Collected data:
- Opening Delimiter -
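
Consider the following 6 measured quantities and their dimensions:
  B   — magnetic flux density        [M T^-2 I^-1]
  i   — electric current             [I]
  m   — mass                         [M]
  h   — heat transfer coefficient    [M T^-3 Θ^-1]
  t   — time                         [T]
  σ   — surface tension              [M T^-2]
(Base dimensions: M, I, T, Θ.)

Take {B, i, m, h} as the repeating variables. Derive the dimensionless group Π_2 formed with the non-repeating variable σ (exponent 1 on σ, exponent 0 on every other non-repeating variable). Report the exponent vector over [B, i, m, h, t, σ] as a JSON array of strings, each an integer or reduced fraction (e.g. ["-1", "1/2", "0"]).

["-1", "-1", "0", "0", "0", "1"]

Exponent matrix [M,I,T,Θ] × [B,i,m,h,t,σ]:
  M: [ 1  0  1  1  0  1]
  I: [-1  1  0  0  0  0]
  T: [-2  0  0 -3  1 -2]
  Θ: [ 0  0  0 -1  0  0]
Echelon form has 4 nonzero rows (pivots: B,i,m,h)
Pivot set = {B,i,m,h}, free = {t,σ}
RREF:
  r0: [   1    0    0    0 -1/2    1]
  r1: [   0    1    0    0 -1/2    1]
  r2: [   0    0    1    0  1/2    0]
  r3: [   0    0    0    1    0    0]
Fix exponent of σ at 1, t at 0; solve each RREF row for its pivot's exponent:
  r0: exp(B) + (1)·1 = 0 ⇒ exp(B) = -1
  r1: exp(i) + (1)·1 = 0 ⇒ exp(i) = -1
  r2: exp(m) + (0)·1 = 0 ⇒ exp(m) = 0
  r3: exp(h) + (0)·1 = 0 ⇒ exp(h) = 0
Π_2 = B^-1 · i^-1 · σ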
- Closing Delimiter -
Goal of the exercise
Word for word, give back all the lines above.

Task response
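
Consider the following 6 measured quantities and their dimensions:
  B   — magnetic flux density        [M T^-2 I^-1]
  i   — electric current             [I]
  m   — mass                         [M]
  h   — heat transfer coefficient    [M T^-3 Θ^-1]
  t   — time                         [T]
  σ   — surface tension              [M T^-2]
(Base dimensions: M, I, T, Θ.)

Take {B, i, m, h} as the repeating variables. Derive the dimensionless group Π_2 formed with the non-repeating variable σ (exponent 1 on σ, exponent 0 on every other non-repeating variable). Report the exponent vector over [B, i, m, h, t, σ] as a JSON array of strings, each an integer or reduced fraction (e.g. ["-1", "1/2", "0"]).

["-1", "-1", "0", "0", "0", "1"]

Exponent matrix [M,I,T,Θ] × [B,i,m,h,t,σ]:
  M: [ 1  0  1  1  0  1]
  I: [-1  1  0  0  0  0]
  T: [-2  0  0 -3  1 -2]
  Θ: [ 0  0  0 -1  0  0]
Echelon form has 4 nonzero rows (pivots: B,i,m,h)
Pivot set = {B,i,m,h}, free = {t,σ}
RREF:
  r0: [   1    0    0    0 -1/2    1]
  r1: [   0    1    0    0 -1/2    1]
  r2: [   0    0    1    0  1/2    0]
  r3: [   0    0    0    1    0    0]
Fix exponent of σ at 1, t at 0; solve each RREF row for its pivot's exponent:
  r0: exp(B) + (1)·1 = 0 ⇒ exp(B) = -1
  r1: exp(i) + (1)·1 = 0 ⇒ exp(i) = -1
  r2: exp(m) + (0)·1 = 0 ⇒ exp(m) = 0
  r3: exp(h) + (0)·1 = 0 ⇒ exp(h) = 0
Π_2 = B^-1 · i^-1 · σ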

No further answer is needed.